(Task directions)
What follows is a block of records; restate each one word for word.

[Records excerpted from a collection]

-------

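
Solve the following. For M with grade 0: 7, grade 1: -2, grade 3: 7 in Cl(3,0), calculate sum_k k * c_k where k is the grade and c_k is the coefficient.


Grade-weighted sum = sum of grade_k * coefficient_k
0*7 = 0
1*(-2) = -2
3*7 = 21
Total = 0 + (-2) + 21 = 19


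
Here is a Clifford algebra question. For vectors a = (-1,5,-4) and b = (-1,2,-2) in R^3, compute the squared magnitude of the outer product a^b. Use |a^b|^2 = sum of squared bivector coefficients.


a wedge b = (a1*b2 - a2*b1)*e12 + (a1*b3 - a3*b1)*e13 + (a2*b3 - a3*b2)*e23
e12 coeff: (-1)*2 - 5*(-1) = -2 - (-5) = 3
e13 coeff: (-1)*(-2) - (-4)*(-1) = 2 - 4 = -2
e23 coeff: 5*(-2) - (-4)*2 = -10 - (-8) = -2
|a wedge b|^2 = 3^2 + (-2)^2 + (-2)^2
= 9 + 4 + 4
= 17


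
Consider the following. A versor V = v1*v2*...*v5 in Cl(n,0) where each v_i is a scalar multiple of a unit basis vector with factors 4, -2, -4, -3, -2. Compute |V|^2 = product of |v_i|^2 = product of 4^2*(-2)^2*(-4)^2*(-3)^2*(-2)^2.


Each vector v_i has |v_i|^2 = s_i^2
Squared scales: 4^2 = 16, (-2)^2 = 4, (-4)^2 = 16, (-3)^2 = 9, (-2)^2 = 4
|V|^2 = 16 * 4 * 16 * 9 * 4
= 36864


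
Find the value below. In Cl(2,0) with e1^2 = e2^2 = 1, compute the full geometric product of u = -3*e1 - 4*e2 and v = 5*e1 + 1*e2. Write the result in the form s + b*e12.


Expand: (-3*e1 - 4*e2)(5*e1 + 1*e2)
= (-3)*5*e1e1 + (-3)*1*e1e2 + (-4)*5*e2e1 + (-4)*1*e2e2
Using e1^2 = e2^2 = 1, e2e1 = -e1e2:
Scalar part s = (-3)*5 + (-4)*1 = -15 + (-4) = -19
Bivector part b = (-3)*1 - (-4)*5 = -3 - (-20) = 17
uv = -19 + 17*e12


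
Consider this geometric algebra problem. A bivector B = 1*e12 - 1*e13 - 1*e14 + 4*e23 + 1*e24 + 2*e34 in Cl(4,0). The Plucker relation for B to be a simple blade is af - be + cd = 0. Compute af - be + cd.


Plucker relation: af - be + cd
a*f = 1*2 = 2
b*e = (-1)*1 = -1
c*d = (-1)*4 = -4
af - be + cd = 2 - (-1) + (-4)
= -1


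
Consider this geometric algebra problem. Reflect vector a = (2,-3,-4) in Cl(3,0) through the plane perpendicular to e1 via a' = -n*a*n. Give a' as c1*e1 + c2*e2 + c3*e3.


Reflection formula: a' = -n*a*n, with n = e1 (unit vector, n^2 = 1).
For reflection through hyperplane perp to e1:
The component along e1 flips sign, others stay.
a = (2, -3, -4)
a' = (-2, -3, -4)
a' = -2*e1 - 3*e2 - 4*e3


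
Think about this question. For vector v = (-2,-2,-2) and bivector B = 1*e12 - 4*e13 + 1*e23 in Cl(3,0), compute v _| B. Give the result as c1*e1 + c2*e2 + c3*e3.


Left contraction v _| B = <vB>_1 (grade-1 part of the geometric product vB).
Using e1_|e12 = e2, e2_|e12 = -e1, e1_|e13 = e3, e3_|e13 = -e1, e2_|e23 = e3, e3_|e23 = -e2:
e1 coeff: -v2*b12 - v3*b13 = -(-2)*(1) - (-2)*(-4) = -6
e2 coeff: v1*b12 - v3*b23 = (-2)*(1) - (-2)*(1) = 0
e3 coeff: v1*b13 + v2*b23 = (-2)*(-4) + (-2)*(1) = 6
v _| B = -6*e1 + 0*e2 + 6*e3


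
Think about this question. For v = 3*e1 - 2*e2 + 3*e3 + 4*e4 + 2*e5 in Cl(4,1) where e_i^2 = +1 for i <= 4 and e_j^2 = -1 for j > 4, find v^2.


v^2 = sum of c_i^2 * e_i^2
Positive signature terms (e_i^2 = +1): 3^2 + (-2)^2 + 3^2 + 4^2 = 38
Negative signature terms (e_j^2 = -1): 2^2 = 4
v^2 = 38 - 4 = 34


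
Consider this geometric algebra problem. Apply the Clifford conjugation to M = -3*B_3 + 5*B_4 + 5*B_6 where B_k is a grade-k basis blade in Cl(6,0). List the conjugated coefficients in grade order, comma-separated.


Clifford conjugate sign for grade k: (-1)^(k(k+1)/2)
Grade 3: (-1)^(3*4/2) = (-1)^6 = 1, coeff -3 -> -3
Grade 4: (-1)^(4*5/2) = (-1)^10 = 1, coeff 5 -> 5
Grade 6: (-1)^(6*7/2) = (-1)^21 = -1, coeff 5 -> -5
Conjugated coefficients: -3, 5, -5


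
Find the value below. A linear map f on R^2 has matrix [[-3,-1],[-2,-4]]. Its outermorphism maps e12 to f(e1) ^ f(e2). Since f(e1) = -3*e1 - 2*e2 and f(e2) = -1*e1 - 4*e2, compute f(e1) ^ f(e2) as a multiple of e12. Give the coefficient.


The outermorphism of a linear map f sends e1^e2 to f(e1)^f(e2).
f(e1) = -3*e1 - 2*e2
f(e2) = -1*e1 - 4*e2
f(e1) ^ f(e2) = (-3*e1 - 2*e2) ^ (-1*e1 - 4*e2)
= (-3)*(-4)*e12 + (-2)*(-1)*e21
= (12 - 2)*e12
= 10*e12
Coefficient = 10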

-------

(Worked solution)
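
Solve the following. For M with grade 0: 7, grade 1: -2, grade 3: 7 in Cl(3,0), calculate sum_k k * c_k where k is the grade and c_k is the coefficient.


Grade-weighted sum = sum of grade_k * coefficient_k
0*7 = 0
1*(-2) = -2
3*7 = 21
Total = 0 + (-2) + 21 = 19


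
Here is a Clifford algebra question. For vectors a = (-1,5,-4) and b = (-1,2,-2) in R^3, compute the squared magnitude of the outer product a^b. Use |a^b|^2 = sum of squared bivector coefficients.


a wedge b = (a1*b2 - a2*b1)*e12 + (a1*b3 - a3*b1)*e13 + (a2*b3 - a3*b2)*e23
e12 coeff: (-1)*2 - 5*(-1) = -2 - (-5) = 3
e13 coeff: (-1)*(-2) - (-4)*(-1) = 2 - 4 = -2
e23 coeff: 5*(-2) - (-4)*2 = -10 - (-8) = -2
|a wedge b|^2 = 3^2 + (-2)^2 + (-2)^2
= 9 + 4 + 4
= 17


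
Consider the following. A versor V = v1*v2*...*v5 in Cl(n,0) where each v_i is a scalar multiple of a unit basis vector with factors 4, -2, -4, -3, -2. Compute |V|^2 = product of |v_i|^2 = product of 4^2*(-2)^2*(-4)^2*(-3)^2*(-2)^2.


Each vector v_i has |v_i|^2 = s_i^2
Squared scales: 4^2 = 16, (-2)^2 = 4, (-4)^2 = 16, (-3)^2 = 9, (-2)^2 = 4
|V|^2 = 16 * 4 * 16 * 9 * 4
= 36864


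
Find the value below. In Cl(2,0) with e1^2 = e2^2 = 1, compute the full geometric product of u = -3*e1 - 4*e2 and v = 5*e1 + 1*e2. Write the result in the form s + b*e12.


Expand: (-3*e1 - 4*e2)(5*e1 + 1*e2)
= (-3)*5*e1e1 + (-3)*1*e1e2 + (-4)*5*e2e1 + (-4)*1*e2e2
Using e1^2 = e2^2 = 1, e2e1 = -e1e2:
Scalar part s = (-3)*5 + (-4)*1 = -15 + (-4) = -19
Bivector part b = (-3)*1 - (-4)*5 = -3 - (-20) = 17
uv = -19 + 17*e12


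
Consider this geometric algebra problem. A bivector B = 1*e12 - 1*e13 - 1*e14 + 4*e23 + 1*e24 + 2*e34 in Cl(4,0). The Plucker relation for B to be a simple blade is af - be + cd = 0. Compute af - be + cd.


Plucker relation: af - be + cd
a*f = 1*2 = 2
b*e = (-1)*1 = -1
c*d = (-1)*4 = -4
af - be + cd = 2 - (-1) + (-4)
= -1


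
Consider this geometric algebra problem. Reflect vector a = (2,-3,-4) in Cl(3,0) through the plane perpendicular to e1 via a' = -n*a*n. Give a' as c1*e1 + c2*e2 + c3*e3.


Reflection formula: a' = -n*a*n, with n = e1 (unit vector, n^2 = 1).
For reflection through hyperplane perp to e1:
The component along e1 flips sign, others stay.
a = (2, -3, -4)
a' = (-2, -3, -4)
a' = -2*e1 - 3*e2 - 4*e3


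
Think about this question. For vector v = (-2,-2,-2) and bivector B = 1*e12 - 4*e13 + 1*e23 in Cl(3,0), compute v _| B. Give the result as c1*e1 + c2*e2 + c3*e3.


Left contraction v _| B = <vB>_1 (grade-1 part of the geometric product vB).
Using e1_|e12 = e2, e2_|e12 = -e1, e1_|e13 = e3, e3_|e13 = -e1, e2_|e23 = e3, e3_|e23 = -e2:
e1 coeff: -v2*b12 - v3*b13 = -(-2)*(1) - (-2)*(-4) = -6
e2 coeff: v1*b12 - v3*b23 = (-2)*(1) - (-2)*(1) = 0
e3 coeff: v1*b13 + v2*b23 = (-2)*(-4) + (-2)*(1) = 6
v _| B = -6*e1 + 0*e2 + 6*e3


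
Think about this question. For v = 3*e1 - 2*e2 + 3*e3 + 4*e4 + 2*e5 in Cl(4,1) where e_i^2 = +1 for i <= 4 and e_j^2 = -1 for j > 4, find v^2.


v^2 = sum of c_i^2 * e_i^2
Positive signature terms (e_i^2 = +1): 3^2 + (-2)^2 + 3^2 + 4^2 = 38
Negative signature terms (e_j^2 = -1): 2^2 = 4
v^2 = 38 - 4 = 34


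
Consider this geometric algebra problem. Apply the Clifford conjugation to M = -3*B_3 + 5*B_4 + 5*B_6 where B_k is a grade-k basis blade in Cl(6,0). List the conjugated coefficients in grade order, comma-separated.


Clifford conjugate sign for grade k: (-1)^(k(k+1)/2)
Grade 3: (-1)^(3*4/2) = (-1)^6 = 1, coeff -3 -> -3
Grade 4: (-1)^(4*5/2) = (-1)^10 = 1, coeff 5 -> 5
Grade 6: (-1)^(6*7/2) = (-1)^21 = -1, coeff 5 -> -5
Conjugated coefficients: -3, 5, -5


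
Find the value below. A linear map f on R^2 has matrix [[-3,-1],[-2,-4]]. Its outermorphism maps e12 to f(e1) ^ f(e2). Since f(e1) = -3*e1 - 2*e2 and f(e2) = -1*e1 - 4*e2, compute f(e1) ^ f(e2) as a multiple of e12. Give the coefficient.


The outermorphism of a linear map f sends e1^e2 to f(e1)^f(e2).
f(e1) = -3*e1 - 2*e2
f(e2) = -1*e1 - 4*e2
f(e1) ^ f(e2) = (-3*e1 - 2*e2) ^ (-1*e1 - 4*e2)
= (-3)*(-4)*e12 + (-2)*(-1)*e21
= (12 - 2)*e12
= 10*e12
Coefficient = 10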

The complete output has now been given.